(Beginning of TASK DATA)

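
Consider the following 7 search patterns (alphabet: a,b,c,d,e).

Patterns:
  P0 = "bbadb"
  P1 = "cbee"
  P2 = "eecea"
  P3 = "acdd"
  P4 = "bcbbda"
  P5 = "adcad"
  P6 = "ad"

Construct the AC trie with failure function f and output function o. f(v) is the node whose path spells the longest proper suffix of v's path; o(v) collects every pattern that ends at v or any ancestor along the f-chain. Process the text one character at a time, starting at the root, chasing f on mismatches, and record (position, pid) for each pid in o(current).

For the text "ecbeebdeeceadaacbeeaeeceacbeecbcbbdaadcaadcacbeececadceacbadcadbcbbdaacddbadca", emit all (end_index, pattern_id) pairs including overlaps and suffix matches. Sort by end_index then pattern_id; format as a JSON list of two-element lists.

Construct AC machine:
Trie nodes:
  n0 'ε': a→15 b→1 c→6 e→10
  n1 'b': b→2 c→19
  n2 'bb': a→3
  n3 'bba': d→4
  n4 'bbad': b→5
  n5 'bbadb': ·  [P0 ends]
  n6 'c': b→7
  n7 'cb': e→8
  n8 'cbe': e→9
  n9 'cbee': ·  [P1 ends]
  n10 'e': e→11
  n11 'ee': c→12
  n12 'eec': e→13
  n13 'eece': a→14
  n14 'eecea': ·  [P2 ends]
  n15 'a': c→16 d→24
  n16 'ac': d→17
  n17 'acd': d→18
  n18 'acdd': ·  [P3 ends]
  n19 'bc': b→20
  n20 'bcb': b→21
  n21 'bcbb': d→22
  n22 'bcbbd': a→23
  n23 'bcbbda': ·  [P4 ends]
  n24 'ad': c→25  [P6 ends]
  n25 'adc': a→26
  n26 'adca': d→27
  n27 'adcad': ·  [P5 ends]

Failure links (BFS by depth):
  n1('b'): parent n0 fail=0; on 'b' 0 → fail=0;  out ∅∪∅=∅
  n6('c'): parent n0 fail=0; on 'c' 0 → fail=0;  out ∅∪∅=∅
  n10('e'): parent n0 fail=0; on 'e' 0 → fail=0;  out ∅∪∅=∅
  n15('a'): parent n0 fail=0; on 'a' 0 → fail=0;  out ∅∪∅=∅
  n2('bb'): parent n1 fail=0; on 'b' 0 → fail=1;  out ∅∪∅=∅
  n7('cb'): parent n6 fail=0; on 'b' 0 → fail=1;  out ∅∪∅=∅
  n11('ee'): parent n10 fail=0; on 'e' 0 → fail=10;  out ∅∪∅=∅
  n16('ac'): parent n15 fail=0; on 'c' 0 → fail=6;  out ∅∪∅=∅
  n19('bc'): parent n1 fail=0; on 'c' 0 → fail=6;  out ∅∪∅=∅
  n24('ad'): parent n15 fail=0; on 'd' 0 → fail=0;  out {6}∪∅={6}
  n3('bba'): parent n2 fail=1; on 'a' 1→0 → fail=15;  out ∅∪∅=∅
  n8('cbe'): parent n7 fail=1; on 'e' 1→0 → fail=10;  out ∅∪∅=∅
  n12('eec'): parent n11 fail=10; on 'c' 10→0 → fail=6;  out ∅∪∅=∅
  n17('acd'): parent n16 fail=6; on 'd' 6→0 → fail=0;  out ∅∪∅=∅
  n20('bcb'): parent n19 fail=6; on 'b' 6 → fail=7;  out ∅∪∅=∅
  n25('adc'): parent n24 fail=0; on 'c' 0 → fail=6;  out ∅∪∅=∅
  n4('bbad'): parent n3 fail=15; on 'd' 15 → fail=24;  out ∅∪{6}={6}
  n9('cbee'): parent n8 fail=10; on 'e' 10 → fail=11;  out {1}∪∅={1}
  n13('eece'): parent n12 fail=6; on 'e' 6→0 → fail=10;  out ∅∪∅=∅
  n18('acdd'): parent n17 fail=0; on 'd' 0 → fail=0;  out {3}∪∅={3}
  n21('bcbb'): parent n20 fail=7; on 'b' 7→1 → fail=2;  out ∅∪∅=∅
  n26('adca'): parent n25 fail=6; on 'a' 6→0 → fail=15;  out ∅∪∅=∅
  n5('bbadb'): parent n4 fail=24; on 'b' 24→0 → fail=1;  out {0}∪∅={0}
  n14('eecea'): parent n13 fail=10; on 'a' 10→0 → fail=15;  out {2}∪∅={2}
  n22('bcbbd'): parent n21 fail=2; on 'd' 2→1→0 → fail=0;  out ∅∪∅=∅
  n27('adcad'): parent n26 fail=15; on 'd' 15 → fail=24;  out {5}∪{6}={5,6}
  n23('bcbbda'): parent n22 fail=0; on 'a' 0 → fail=15;  out {4}∪∅={4}

Run:
[0] read 'e'  n0⇒n10
[1] read 'c'  n10⇒n6 (via fail)
[2] read 'b'  n6⇒n7
[3] read 'e'  n7⇒n8
[4] read 'e'  n8⇒n9  emit P1@[1:4]
[5] read 'b'  n9⇒n1 (via fail)
[6] read 'd'  n1⇒n0 (via fail)
[7] read 'e'  n0⇒n10
[8] read 'e'  n10⇒n11
[9] read 'c'  n11⇒n12
[10] read 'e'  n12⇒n13
[11] read 'a'  n13⇒n14  emit P2@[7:11]
[12] read 'd'  n14⇒n24 (via fail)  emit P6@[11:12]
[13] read 'a'  n24⇒n15 (via fail)
[14] read 'a'  n15⇒n15 (via fail)
[15] read 'c'  n15⇒n16
[16] read 'b'  n16⇒n7 (via fail)
[17] read 'e'  n7⇒n8
[18] read 'e'  n8⇒n9  emit P1@[15:18]
[19] read 'a'  n9⇒n15 (via fail)
[20] read 'e'  n15⇒n10 (via fail)
[21] read 'e'  n10⇒n11
[22] read 'c'  n11⇒n12
[23] read 'e'  n12⇒n13
[24] read 'a'  n13⇒n14  emit P2@[20:24]
[25] read 'c'  n14⇒n16 (via fail)
[26] read 'b'  n16⇒n7 (via fail)
[27] read 'e'  n7⇒n8
[28] read 'e'  n8⇒n9  emit P1@[25:28]
[29] read 'c'  n9⇒n12 (via fail)
[30] read 'b'  n12⇒n7 (via fail)
[31] read 'c'  n7⇒n19 (via fail)
[32] read 'b'  n19⇒n20
[33] read 'b'  n20⇒n21
[34] read 'd'  n21⇒n22
[35] read 'a'  n22⇒n23  emit P4@[30:35]
[36] read 'a'  n23⇒n15 (via fail)
[37] read 'd'  n15⇒n24  emit P6@[36:37]
[38] read 'c'  n24⇒n25
[39] read 'a'  n25⇒n26
[40] read 'a'  n26⇒n15 (via fail)
[41] read 'd'  n15⇒n24  emit P6@[40:41]
[42] read 'c'  n24⇒n25
[43] read 'a'  n25⇒n26
[44] read 'c'  n26⇒n16 (via fail)
[45] read 'b'  n16⇒n7 (via fail)
[46] read 'e'  n7⇒n8
[47] read 'e'  n8⇒n9  emit P1@[44:47]
[48] read 'c'  n9⇒n12 (via fail)
[49] read 'e'  n12⇒n13
[50] read 'c'  n13⇒n6 (via fail)
[51] read 'a'  n6⇒n15 (via fail)
[52] read 'd'  n15⇒n24  emit P6@[51:52]
[53] read 'c'  n24⇒n25
[54] read 'e'  n25⇒n10 (via fail)
[55] read 'a'  n10⇒n15 (via fail)
[56] read 'c'  n15⇒n16
[57] read 'b'  n16⇒n7 (via fail)
[58] read 'a'  n7⇒n15 (via fail)
[59] read 'd'  n15⇒n24  emit P6@[58:59]
[60] read 'c'  n24⇒n25
[61] read 'a'  n25⇒n26
[62] read 'd'  n26⇒n27  emit P5@[58:62],P6@[61:62]
[63] read 'b'  n27⇒n1 (via fail)
[64] read 'c'  n1⇒n19
[65] read 'b'  n19⇒n20
[66] read 'b'  n20⇒n21
[67] read 'd'  n21⇒n22
[68] read 'a'  n22⇒n23  emit P4@[63:68]
[69] read 'a'  n23⇒n15 (via fail)
[70] read 'c'  n15⇒n16
[71] read 'd'  n16⇒n17
[72] read 'd'  n17⇒n18  emit P3@[69:72]
[73] read 'b'  n18⇒n1 (via fail)
[74] read 'a'  n1⇒n15 (via fail)
[75] read 'd'  n15⇒n24  emit P6@[74:75]
[76] read 'c'  n24⇒n25
[77] read 'a'  n25⇒n26

Matches: [[4,1],[11,2],[12,6],[18,1],[24,2],[28,1],[35,4],[37,6],[41,6],[47,1],[52,6],[59,6],[62,5],[62,6],[68,4],[72,3],[75,6]]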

(End of TASK DATA)

EXERCISE DETAILS |
From the first line of the entries above to the line with "Construct the AC", please return every line exactly, keeping both ends.

RESPONSE TO THIS EXERCISE |
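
Consider the following 7 search patterns (alphabet: a,b,c,d,e).

Patterns:
  P0 = "bbadb"
  P1 = "cbee"
  P2 = "eecea"
  P3 = "acdd"
  P4 = "bcbbda"
  P5 = "adcad"
  P6 = "ad"

Construct the AC trie with failure function f and output function o. f(v) is the node whose path spells the longest proper suffix of v's path; o(v) collects every pattern that ends at v or any ancestor along the f-chain. Process the text one character at a time, starting at the root, chasing f on mismatches, and record (position, pid) for each pid in o(current).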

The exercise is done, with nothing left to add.